Exercise requirements »
There is one span to output from the data below: the lines starting at the line with "A curtain-wall spandrel" and ending at the line with "- hardwood: 40 mm, k = 0.17 W/m·K". Output it exactly, ends included, nothing more.

[Stored data entries]
________________________
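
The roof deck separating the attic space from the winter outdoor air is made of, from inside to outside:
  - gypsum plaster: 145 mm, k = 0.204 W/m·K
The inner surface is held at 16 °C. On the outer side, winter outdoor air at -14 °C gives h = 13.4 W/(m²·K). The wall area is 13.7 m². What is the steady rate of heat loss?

Thermal resistances in series:
R_gypsum plaster = L/(kA) = 0.145/(0.204×13.7) = 0.05188 K/W
R_outer film = 1/(h_o·A) = 1/(13.4×13.7) = 0.005447 K/W
R_total = 0.05733 K/W
Q = ΔT / R_total = 30 / 0.05733

Q ≈ 523 W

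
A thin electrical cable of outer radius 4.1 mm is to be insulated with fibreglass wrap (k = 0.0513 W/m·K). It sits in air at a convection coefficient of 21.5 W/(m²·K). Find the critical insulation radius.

For a cylinder r_cr = k/h = 0.0513/21.5
r_cr = 2.39 mm; since the bare radius (4.1 mm) is above r_cr, any added insulation will reduce heat loss.

r_cr ≈ 2.39 mm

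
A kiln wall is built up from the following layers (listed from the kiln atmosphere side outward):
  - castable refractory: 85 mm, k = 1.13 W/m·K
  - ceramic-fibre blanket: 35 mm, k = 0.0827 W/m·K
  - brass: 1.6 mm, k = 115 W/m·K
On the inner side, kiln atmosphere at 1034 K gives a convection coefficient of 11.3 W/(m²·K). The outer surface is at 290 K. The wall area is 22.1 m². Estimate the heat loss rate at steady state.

Series thermal resistances:
R_inner film = 1/(h_i·A) = 1/(11.3×22.1) = 0.004004 K/W
R_castable refractory = L/(kA) = 0.085/(1.13×22.1) = 0.003404 K/W
R_ceramic-fibre blanket = L/(kA) = 0.035/(0.0827×22.1) = 0.01915 K/W
R_brass = L/(kA) = 0.0016/(115×22.1) = 6.295×10^-7 K/W
R_total = 0.02656 K/W
Q = ΔT / R_total = 744 / 0.02656

Q ≈ 28000 W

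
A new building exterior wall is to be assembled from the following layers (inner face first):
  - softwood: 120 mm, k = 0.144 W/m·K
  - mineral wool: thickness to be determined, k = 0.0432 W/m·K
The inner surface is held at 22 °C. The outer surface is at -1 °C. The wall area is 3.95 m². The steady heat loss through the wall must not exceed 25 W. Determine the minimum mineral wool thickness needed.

Using the resistance-network approach (series):
R_softwood = L/(kA) = 0.12/(0.144×3.95) = 0.211 K/W
Sum of the known resistances R_other = 0.211 K/W
Required total resistance R_tot = ΔT/Q_allow = 23/25 = 0.92 K/W
R_mineral wool = R_tot − R_other = 0.709 K/W
L = R·k·A = 0.709×0.0432×3.95

L ≈ 121 mm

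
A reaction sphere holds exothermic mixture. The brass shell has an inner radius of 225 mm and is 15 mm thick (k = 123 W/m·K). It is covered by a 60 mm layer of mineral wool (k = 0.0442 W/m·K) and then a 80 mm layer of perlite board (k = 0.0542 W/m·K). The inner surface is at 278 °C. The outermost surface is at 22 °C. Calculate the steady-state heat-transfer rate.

Q ≈ 101 W

For a spherical shell R = (1/r₁ − 1/r₂)/(4πk); film R = 1/(h·4πr²). In series:
R_brass shell = (1/0.225 − 1/0.24)/(4π×123) = 1.797×10^-4 K/W
R_mineral wool = (1/0.24 − 1/0.3)/(4π×0.0442) = 1.5 K/W
R_perlite board = (1/0.3 − 1/0.38)/(4π×0.0542) = 1.03 K/W
R_total = 2.531 K/W
Q = ΔT/R_total = 256/2.531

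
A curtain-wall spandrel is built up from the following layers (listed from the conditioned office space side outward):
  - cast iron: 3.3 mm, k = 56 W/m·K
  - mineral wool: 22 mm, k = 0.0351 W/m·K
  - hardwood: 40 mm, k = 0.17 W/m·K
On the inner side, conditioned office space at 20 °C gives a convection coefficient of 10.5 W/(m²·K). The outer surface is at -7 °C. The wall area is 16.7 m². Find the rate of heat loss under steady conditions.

Q ≈ 471 W

Series thermal resistances:
R_inner film = 1/(h_i·A) = 1/(10.5×16.7) = 0.005703 K/W
R_cast iron = L/(kA) = 0.0033/(56×16.7) = 3.529×10^-6 K/W
R_mineral wool = L/(kA) = 0.022/(0.0351×16.7) = 0.03753 K/W
R_hardwood = L/(kA) = 0.04/(0.17×16.7) = 0.01409 K/W
R_total = 0.05733 K/W
Q = ΔT / R_total = 27 / 0.05733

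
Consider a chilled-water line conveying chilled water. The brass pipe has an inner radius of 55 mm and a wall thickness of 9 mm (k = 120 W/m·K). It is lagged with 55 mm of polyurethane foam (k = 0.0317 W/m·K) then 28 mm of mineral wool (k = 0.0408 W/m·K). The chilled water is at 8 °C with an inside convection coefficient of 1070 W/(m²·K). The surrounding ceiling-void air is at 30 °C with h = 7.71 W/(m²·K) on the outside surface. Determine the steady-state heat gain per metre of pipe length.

q′ ≈ 5.39 W/m

Treating each annulus and film as a series resistance:
R_inner film = 1/(h_i·2πr₁L) = 1/(1070×2π×0.055×1) = 0.002704 K/W
R_brass pipe wall = ln(64/55)/(2π×120×1) = 2.01×10^-4 K/W
R_polyurethane foam = ln(119/64)/(2π×0.0317×1) = 3.114 K/W
R_mineral wool = ln(147/119)/(2π×0.0408×1) = 0.8243 K/W
R_outer film = 1/(h_o·2πr_oL) = 1/(7.71×2π×0.147×1) = 0.1404 K/W
R_total = 4.082 K/W
Q = ΔT/R_total = 22/4.082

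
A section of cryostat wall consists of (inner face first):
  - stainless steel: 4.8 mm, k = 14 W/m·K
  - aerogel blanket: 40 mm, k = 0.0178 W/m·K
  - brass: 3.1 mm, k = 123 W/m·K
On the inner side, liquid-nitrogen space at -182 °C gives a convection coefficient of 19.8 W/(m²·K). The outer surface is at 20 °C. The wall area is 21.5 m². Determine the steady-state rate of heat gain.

Q ≈ 1890 W

Thermal resistances in series:
R_inner film = 1/(h_i·A) = 1/(19.8×21.5) = 0.002349 K/W
R_stainless steel = L/(kA) = 0.0048/(14×21.5) = 1.595×10^-5 K/W
R_aerogel blanket = L/(kA) = 0.04/(0.0178×21.5) = 0.1045 K/W
R_brass = L/(kA) = 0.0031/(123×21.5) = 1.172×10^-6 K/W
R_total = 0.1069 K/W
Q = ΔT / R_total = 202 / 0.1069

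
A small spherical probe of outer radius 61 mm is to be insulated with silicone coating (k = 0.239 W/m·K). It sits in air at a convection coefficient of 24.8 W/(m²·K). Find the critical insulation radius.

r_cr ≈ 19.3 mm

For a sphere r_cr = 2k/h = 2×0.239/24.8
r_cr = 19.3 mm; since the bare radius (61 mm) is above r_cr, any added insulation will reduce heat loss.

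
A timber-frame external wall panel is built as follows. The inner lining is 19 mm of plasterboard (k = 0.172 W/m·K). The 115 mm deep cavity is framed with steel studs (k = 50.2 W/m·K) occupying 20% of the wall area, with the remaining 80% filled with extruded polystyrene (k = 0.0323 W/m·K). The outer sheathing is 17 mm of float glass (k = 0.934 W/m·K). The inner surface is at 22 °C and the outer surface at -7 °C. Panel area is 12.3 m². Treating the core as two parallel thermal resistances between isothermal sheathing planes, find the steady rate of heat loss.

Q ≈ 2550 W

Sheathing layers in series; stud and cavity paths in parallel between them.
R_inner = 0.019/(0.172×12.3) = 0.008981 K/W
R_stud  = 0.115/(50.2×0.2×12.3) = 9.312×10^-4 K/W
R_cav   = 0.115/(0.0323×0.8×12.3) = 0.3618 K/W
1/R_core = 1/R_stud + 1/R_cav → R_core = 9.288×10^-4 K/W
R_outer = 0.017/(0.934×12.3) = 0.00148 K/W
R_total = 0.01139 K/W
Q = ΔT/R_total = 29/0.01139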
________________________
Exercise solution »
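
A curtain-wall spandrel is built up from the following layers (listed from the conditioned office space side outward):
  - cast iron: 3.3 mm, k = 56 W/m·K
  - mineral wool: 22 mm, k = 0.0351 W/m·K
  - hardwood: 40 mm, k = 0.17 W/m·K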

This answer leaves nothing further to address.